Collected data entries:
——

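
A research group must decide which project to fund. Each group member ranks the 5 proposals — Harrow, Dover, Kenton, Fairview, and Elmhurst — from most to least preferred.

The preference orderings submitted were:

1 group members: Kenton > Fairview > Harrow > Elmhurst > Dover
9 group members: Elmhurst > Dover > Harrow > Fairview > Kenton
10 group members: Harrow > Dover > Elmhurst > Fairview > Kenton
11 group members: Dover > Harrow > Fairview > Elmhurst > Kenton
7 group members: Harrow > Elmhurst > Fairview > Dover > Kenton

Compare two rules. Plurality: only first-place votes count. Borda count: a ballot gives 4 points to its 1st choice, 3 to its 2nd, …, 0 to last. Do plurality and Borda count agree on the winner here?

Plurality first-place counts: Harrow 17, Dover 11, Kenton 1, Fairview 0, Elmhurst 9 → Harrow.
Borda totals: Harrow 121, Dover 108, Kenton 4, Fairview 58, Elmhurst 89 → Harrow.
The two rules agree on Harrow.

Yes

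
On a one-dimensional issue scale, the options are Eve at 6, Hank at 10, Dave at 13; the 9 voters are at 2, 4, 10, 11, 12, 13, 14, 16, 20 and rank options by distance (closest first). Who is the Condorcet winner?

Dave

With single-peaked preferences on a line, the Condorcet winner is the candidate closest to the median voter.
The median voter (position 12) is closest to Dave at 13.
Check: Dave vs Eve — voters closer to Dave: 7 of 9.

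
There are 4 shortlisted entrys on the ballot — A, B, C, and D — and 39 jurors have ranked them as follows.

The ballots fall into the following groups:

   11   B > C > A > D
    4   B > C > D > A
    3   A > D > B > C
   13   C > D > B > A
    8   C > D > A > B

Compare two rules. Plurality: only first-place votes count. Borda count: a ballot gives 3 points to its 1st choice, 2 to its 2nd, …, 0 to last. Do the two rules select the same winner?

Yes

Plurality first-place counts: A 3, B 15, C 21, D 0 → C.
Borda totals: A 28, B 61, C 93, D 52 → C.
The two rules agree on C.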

——

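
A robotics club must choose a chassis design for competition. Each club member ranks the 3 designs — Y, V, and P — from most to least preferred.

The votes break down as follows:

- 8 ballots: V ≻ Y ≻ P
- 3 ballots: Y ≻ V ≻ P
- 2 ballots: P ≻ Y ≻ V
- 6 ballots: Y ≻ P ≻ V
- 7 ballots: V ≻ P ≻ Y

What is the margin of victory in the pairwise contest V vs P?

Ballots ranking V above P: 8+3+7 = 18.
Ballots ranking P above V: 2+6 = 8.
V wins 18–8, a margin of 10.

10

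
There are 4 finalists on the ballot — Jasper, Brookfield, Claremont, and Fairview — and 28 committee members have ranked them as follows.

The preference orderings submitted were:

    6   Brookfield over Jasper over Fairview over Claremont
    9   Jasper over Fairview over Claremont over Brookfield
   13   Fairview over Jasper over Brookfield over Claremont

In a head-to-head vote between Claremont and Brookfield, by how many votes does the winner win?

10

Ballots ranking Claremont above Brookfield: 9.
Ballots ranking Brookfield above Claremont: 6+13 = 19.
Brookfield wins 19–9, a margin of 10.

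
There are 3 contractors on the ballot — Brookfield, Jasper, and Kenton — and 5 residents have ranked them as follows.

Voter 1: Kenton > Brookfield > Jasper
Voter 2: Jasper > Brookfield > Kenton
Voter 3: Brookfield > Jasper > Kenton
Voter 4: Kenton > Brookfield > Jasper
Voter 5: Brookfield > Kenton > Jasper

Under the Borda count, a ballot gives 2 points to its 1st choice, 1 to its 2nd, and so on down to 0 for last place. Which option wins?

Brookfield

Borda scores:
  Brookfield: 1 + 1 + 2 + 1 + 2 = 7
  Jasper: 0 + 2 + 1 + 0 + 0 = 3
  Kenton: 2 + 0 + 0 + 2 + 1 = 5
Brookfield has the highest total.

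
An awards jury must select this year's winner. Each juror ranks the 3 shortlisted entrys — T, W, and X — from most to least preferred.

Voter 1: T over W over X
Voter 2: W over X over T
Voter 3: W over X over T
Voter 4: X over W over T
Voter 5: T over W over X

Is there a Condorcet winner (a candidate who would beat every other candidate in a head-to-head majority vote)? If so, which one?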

——

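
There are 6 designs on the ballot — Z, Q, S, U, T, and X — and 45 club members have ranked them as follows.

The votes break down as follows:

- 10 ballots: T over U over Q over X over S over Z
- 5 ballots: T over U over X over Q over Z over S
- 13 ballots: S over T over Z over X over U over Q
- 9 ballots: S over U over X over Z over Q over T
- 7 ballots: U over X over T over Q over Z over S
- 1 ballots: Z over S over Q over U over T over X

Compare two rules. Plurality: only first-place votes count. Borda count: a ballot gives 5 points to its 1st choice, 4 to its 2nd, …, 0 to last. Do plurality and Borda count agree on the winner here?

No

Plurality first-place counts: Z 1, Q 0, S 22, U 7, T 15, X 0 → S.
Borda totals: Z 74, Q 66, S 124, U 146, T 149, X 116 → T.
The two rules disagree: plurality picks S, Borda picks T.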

——

Work order | Set down, exactly as they stand above, the lines starting with the line with "Voter 2: W over X over T" and going on through the line with "Is there a Condorcet", and no others.

Expected output |
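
Voter 2: W over X over T
Voter 3: W over X over T
Voter 4: X over W over T
Voter 5: T over W over X

Is there a Condorcet winner (a candidate who would beat every other candidate in a head-to-head majority vote)? If so, which one?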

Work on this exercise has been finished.